** What you will do **
What you return must be the lines of the data that hold the word "below".

○ ○ ○ ○

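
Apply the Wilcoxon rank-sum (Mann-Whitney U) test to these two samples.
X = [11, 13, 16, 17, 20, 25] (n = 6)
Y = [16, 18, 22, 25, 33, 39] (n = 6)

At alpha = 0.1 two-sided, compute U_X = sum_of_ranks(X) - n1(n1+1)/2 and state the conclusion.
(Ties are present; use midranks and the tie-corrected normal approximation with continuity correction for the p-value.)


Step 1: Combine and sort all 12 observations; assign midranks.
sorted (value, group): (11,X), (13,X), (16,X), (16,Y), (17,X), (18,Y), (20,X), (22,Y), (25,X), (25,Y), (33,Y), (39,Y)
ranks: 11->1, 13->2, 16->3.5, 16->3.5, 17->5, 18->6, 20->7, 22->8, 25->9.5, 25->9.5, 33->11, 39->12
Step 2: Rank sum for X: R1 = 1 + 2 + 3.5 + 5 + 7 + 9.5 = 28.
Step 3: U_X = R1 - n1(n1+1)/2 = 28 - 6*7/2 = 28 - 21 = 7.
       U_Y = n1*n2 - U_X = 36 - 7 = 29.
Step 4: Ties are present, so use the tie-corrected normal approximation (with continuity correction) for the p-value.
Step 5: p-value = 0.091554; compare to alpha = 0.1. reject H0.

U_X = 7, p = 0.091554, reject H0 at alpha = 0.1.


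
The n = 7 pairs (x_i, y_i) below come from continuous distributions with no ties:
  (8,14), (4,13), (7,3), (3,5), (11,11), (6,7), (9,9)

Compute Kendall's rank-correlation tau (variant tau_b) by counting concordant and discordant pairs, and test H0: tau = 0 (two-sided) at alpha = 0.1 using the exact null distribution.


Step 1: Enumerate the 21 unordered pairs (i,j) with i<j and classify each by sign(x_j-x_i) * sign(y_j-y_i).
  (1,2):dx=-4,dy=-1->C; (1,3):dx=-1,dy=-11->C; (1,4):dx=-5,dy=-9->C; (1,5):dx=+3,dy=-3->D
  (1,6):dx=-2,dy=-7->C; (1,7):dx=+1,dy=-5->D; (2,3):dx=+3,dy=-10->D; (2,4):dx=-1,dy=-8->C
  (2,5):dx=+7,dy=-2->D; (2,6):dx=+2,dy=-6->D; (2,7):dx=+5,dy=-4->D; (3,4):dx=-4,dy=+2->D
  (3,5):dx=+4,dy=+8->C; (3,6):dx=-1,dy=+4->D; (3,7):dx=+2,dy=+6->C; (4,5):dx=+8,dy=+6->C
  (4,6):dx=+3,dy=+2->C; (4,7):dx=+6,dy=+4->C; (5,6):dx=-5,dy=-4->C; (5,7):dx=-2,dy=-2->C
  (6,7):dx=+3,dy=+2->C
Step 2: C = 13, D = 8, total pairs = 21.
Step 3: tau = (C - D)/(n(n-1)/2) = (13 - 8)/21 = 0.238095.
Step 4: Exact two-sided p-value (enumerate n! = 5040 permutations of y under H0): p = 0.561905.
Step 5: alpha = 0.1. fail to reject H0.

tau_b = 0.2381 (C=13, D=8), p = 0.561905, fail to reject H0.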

○ ○ ○ ○

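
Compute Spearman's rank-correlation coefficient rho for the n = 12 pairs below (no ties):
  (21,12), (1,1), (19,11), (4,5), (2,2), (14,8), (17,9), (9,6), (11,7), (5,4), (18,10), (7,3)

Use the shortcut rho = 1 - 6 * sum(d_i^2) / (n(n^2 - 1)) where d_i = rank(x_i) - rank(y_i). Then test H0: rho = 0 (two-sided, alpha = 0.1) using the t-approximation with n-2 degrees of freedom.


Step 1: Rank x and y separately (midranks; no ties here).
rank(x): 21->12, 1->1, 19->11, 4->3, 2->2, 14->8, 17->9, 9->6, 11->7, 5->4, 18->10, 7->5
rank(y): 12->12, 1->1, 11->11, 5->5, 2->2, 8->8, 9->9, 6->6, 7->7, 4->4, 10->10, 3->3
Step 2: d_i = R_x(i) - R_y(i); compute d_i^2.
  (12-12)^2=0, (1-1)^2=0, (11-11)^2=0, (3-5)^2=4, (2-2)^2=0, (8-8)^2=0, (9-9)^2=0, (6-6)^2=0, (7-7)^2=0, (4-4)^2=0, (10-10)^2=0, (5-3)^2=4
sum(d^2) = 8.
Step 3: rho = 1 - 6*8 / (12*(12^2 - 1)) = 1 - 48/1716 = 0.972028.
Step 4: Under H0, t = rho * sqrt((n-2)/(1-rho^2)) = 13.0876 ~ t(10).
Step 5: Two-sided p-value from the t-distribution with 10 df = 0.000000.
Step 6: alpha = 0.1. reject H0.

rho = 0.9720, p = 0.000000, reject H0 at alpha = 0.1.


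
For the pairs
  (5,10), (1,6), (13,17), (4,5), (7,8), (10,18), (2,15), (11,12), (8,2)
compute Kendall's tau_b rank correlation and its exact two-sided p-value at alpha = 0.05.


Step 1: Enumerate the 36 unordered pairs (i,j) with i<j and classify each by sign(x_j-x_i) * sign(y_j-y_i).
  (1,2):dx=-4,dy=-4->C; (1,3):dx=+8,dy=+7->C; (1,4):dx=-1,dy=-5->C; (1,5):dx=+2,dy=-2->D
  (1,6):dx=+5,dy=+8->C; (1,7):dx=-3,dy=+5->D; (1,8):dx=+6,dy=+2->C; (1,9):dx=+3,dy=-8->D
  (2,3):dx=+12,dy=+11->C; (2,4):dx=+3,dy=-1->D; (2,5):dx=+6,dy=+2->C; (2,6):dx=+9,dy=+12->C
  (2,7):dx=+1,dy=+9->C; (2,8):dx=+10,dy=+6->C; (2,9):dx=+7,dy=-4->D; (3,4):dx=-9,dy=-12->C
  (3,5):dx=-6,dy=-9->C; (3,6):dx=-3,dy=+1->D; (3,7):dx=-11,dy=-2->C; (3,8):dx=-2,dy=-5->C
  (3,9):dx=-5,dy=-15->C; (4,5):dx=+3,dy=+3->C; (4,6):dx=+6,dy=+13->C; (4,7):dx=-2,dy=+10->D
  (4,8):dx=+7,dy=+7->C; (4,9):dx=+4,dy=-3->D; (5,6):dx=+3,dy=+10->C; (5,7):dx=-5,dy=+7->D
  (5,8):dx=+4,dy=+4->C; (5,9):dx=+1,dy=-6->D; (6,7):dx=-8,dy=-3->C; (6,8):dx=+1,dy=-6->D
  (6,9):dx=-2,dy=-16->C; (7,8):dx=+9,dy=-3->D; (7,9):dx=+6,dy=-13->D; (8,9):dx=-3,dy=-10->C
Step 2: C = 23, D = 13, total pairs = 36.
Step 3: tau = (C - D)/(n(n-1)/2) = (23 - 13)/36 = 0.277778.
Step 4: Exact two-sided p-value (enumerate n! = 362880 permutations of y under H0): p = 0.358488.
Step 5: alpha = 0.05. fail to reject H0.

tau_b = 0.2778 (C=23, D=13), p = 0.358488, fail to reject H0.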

○ ○ ○ ○

** Solution for this task **
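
The n = 7 pairs (x_i, y_i) below come from continuous distributions with no ties:
Compute Spearman's rank-correlation coefficient rho for the n = 12 pairs below (no ties):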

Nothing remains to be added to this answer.